Collected data entries
******************************
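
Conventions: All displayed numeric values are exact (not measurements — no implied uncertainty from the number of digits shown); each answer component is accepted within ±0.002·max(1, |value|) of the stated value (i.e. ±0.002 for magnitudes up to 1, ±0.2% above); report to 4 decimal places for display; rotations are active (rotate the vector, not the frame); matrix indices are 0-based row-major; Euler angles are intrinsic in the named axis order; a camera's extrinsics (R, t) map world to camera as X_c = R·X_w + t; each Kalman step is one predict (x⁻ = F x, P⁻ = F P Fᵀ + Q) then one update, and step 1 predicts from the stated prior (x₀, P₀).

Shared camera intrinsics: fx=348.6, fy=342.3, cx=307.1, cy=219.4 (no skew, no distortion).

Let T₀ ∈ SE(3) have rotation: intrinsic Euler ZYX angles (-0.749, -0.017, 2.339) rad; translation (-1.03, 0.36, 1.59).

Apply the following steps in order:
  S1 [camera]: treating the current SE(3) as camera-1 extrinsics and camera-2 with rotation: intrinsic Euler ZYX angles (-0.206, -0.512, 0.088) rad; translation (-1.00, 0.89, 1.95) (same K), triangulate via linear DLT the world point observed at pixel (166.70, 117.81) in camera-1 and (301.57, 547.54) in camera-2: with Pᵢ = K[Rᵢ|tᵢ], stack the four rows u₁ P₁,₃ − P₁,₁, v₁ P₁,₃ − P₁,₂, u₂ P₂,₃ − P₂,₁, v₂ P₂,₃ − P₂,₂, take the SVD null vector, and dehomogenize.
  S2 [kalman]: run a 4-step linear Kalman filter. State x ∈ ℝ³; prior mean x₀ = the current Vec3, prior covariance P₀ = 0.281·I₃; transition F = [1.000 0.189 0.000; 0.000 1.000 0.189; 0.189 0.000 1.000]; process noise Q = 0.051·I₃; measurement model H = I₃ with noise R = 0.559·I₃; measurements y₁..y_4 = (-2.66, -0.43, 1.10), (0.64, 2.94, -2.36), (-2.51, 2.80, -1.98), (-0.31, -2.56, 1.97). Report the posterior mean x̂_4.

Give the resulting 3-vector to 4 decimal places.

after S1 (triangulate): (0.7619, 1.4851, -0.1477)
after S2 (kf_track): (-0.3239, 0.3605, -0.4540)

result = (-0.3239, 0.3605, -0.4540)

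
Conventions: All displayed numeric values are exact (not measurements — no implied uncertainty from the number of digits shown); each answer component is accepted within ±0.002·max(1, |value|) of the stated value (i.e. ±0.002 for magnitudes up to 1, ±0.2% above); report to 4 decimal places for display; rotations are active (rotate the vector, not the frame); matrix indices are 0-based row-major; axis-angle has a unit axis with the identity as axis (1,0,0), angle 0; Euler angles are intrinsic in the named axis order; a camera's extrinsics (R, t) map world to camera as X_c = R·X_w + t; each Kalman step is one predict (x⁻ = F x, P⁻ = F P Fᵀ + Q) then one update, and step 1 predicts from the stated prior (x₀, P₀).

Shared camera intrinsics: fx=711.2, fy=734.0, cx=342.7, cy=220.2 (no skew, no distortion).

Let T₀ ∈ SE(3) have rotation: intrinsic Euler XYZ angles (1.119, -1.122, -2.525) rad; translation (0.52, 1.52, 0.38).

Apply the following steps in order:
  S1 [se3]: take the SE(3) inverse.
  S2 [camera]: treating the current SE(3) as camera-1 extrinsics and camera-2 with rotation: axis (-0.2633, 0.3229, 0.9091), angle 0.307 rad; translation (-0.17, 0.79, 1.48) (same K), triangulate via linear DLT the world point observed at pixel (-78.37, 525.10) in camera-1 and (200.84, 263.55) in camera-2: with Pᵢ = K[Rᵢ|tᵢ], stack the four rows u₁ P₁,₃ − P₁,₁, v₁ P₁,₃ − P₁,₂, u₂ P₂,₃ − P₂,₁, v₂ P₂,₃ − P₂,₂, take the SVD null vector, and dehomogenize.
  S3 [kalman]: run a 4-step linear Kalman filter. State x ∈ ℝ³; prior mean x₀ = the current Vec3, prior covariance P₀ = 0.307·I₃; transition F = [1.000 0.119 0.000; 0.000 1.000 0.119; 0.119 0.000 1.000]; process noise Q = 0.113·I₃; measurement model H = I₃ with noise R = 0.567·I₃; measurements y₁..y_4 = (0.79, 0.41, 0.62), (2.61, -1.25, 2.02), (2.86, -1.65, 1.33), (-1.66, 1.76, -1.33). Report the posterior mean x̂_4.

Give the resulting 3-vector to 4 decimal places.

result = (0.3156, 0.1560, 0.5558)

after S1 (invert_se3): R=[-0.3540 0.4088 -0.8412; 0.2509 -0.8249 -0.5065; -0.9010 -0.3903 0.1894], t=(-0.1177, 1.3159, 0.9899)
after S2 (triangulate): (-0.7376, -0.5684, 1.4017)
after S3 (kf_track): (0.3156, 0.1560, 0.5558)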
******************************
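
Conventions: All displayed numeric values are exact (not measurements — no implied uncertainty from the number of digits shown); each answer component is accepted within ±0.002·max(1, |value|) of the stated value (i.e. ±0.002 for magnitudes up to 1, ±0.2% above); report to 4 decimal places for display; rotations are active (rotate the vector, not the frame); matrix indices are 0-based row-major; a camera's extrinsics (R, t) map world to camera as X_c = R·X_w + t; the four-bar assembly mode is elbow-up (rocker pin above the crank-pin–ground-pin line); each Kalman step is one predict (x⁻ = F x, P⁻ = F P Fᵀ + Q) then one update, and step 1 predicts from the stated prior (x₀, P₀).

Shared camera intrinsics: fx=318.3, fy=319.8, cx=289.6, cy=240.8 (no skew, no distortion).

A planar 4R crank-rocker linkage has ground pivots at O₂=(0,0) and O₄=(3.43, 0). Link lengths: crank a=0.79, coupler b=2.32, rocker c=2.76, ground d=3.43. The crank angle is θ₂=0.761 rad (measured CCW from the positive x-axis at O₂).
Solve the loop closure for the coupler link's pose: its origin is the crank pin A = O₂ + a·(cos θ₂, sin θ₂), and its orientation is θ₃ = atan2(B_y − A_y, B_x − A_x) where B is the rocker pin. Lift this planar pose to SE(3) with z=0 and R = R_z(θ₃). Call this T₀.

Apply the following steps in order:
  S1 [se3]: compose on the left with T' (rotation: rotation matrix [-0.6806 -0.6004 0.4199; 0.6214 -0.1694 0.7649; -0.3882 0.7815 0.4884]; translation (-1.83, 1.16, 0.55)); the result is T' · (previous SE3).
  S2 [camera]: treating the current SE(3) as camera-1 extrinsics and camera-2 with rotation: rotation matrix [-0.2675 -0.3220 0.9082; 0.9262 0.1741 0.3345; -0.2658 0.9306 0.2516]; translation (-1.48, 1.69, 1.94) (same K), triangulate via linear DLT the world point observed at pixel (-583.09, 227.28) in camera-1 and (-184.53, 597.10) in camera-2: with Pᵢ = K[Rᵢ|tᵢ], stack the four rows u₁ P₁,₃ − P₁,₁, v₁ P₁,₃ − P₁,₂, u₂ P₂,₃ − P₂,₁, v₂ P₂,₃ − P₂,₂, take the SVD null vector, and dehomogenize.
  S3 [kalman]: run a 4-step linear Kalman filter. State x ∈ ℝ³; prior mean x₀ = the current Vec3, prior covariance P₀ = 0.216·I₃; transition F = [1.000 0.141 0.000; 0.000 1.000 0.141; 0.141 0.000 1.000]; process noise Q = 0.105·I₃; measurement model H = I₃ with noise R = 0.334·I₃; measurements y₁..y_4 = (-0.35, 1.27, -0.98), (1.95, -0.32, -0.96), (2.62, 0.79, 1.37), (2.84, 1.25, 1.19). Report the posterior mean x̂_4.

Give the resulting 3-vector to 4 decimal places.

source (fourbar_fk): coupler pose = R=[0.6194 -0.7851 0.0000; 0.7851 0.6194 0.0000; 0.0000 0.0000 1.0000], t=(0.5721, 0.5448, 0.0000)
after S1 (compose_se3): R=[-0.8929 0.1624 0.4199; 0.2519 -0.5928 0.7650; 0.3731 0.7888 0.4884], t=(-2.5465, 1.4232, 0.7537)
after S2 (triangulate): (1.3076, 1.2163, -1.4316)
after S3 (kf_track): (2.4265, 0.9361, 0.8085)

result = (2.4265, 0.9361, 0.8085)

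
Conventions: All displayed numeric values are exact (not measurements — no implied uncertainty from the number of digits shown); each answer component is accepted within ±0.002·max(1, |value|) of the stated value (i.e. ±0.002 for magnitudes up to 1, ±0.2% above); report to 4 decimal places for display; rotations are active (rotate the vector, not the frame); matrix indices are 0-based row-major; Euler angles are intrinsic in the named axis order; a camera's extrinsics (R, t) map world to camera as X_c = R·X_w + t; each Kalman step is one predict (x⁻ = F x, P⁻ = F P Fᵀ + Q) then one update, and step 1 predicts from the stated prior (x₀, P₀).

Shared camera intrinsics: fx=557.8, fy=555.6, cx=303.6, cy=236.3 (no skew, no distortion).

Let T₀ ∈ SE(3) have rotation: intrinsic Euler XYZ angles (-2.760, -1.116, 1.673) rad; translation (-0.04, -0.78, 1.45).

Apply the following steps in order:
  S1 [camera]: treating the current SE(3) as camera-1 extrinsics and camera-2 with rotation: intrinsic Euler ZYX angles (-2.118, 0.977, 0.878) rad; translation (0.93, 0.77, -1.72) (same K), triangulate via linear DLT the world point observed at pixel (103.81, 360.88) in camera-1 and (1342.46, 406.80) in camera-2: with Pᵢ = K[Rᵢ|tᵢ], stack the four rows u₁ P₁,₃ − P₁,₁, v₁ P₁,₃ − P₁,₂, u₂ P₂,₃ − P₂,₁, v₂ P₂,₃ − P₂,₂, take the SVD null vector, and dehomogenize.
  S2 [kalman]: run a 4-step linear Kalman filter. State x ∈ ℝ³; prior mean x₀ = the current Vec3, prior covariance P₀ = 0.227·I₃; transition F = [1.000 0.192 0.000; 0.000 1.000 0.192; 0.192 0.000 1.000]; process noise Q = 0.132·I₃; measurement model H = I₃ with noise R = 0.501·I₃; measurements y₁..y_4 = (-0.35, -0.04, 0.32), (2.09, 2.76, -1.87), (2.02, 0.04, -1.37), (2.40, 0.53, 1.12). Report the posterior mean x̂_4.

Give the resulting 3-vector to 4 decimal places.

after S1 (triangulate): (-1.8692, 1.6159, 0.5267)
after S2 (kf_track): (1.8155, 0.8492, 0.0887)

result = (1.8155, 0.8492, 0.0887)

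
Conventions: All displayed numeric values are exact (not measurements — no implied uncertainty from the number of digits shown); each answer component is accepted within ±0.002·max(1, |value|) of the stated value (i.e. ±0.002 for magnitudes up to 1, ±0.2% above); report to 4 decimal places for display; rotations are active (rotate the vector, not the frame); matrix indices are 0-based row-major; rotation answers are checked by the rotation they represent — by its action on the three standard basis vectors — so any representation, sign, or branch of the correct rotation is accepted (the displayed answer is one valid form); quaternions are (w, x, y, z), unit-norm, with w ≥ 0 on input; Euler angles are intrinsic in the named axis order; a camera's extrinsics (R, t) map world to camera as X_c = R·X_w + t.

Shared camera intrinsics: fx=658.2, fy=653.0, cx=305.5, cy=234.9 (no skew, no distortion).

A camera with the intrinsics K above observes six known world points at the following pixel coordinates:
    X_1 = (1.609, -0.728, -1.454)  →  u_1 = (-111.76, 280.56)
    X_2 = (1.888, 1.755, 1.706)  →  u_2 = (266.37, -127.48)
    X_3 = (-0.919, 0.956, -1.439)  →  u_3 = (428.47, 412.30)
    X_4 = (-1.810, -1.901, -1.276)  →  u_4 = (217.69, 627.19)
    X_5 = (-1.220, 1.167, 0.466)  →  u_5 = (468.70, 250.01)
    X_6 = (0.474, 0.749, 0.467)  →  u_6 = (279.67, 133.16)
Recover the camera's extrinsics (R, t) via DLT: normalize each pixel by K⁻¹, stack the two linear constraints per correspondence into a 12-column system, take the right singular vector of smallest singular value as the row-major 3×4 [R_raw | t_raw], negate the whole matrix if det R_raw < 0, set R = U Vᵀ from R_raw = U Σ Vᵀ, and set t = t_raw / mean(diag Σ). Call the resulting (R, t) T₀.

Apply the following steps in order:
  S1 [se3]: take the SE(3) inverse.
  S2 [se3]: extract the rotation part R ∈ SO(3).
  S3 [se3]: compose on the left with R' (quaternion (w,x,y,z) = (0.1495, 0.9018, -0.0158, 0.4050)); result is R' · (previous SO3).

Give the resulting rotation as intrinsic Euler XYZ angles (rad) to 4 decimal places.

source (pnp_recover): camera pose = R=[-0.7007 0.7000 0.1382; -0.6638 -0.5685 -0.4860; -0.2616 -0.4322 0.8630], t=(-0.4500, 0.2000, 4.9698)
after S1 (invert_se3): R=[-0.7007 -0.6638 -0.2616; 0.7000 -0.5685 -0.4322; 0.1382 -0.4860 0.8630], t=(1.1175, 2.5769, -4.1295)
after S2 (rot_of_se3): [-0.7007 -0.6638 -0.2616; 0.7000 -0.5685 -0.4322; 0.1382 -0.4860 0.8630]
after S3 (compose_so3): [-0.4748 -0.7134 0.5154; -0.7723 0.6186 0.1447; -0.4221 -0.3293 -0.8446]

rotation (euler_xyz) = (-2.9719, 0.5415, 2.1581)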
******************************
Print exactly the lines above, between the one holding "Shared camera intrinsics: fx=557.8, fy=555.6, cx=303.6, cy=236.3" and the one holding "(-2.118, 0.977, 0.878)", inclusive, and nothing besides.

● **REPLY**
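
Shared camera intrinsics: fx=557.8, fy=555.6, cx=303.6, cy=236.3 (no skew, no distortion).

Let T₀ ∈ SE(3) have rotation: intrinsic Euler XYZ angles (-2.760, -1.116, 1.673) rad; translation (-0.04, -0.78, 1.45).

Apply the following steps in order:
  S1 [camera]: treating the current SE(3) as camera-1 extrinsics and camera-2 with rotation: intrinsic Euler ZYX angles (-2.118, 0.977, 0.878) rad; translation (0.93, 0.77, -1.72) (same K), triangulate via linear DLT the world point observed at pixel (103.81, 360.88) in camera-1 and (1342.46, 406.80) in camera-2: with Pᵢ = K[Rᵢ|tᵢ], stack the four rows u₁ P₁,₃ − P₁,₁, v₁ P₁,₃ − P₁,₂, u₂ P₂,₃ − P₂,₁, v₂ P₂,₃ − P₂,₂, take the SVD null vector, and dehomogenize.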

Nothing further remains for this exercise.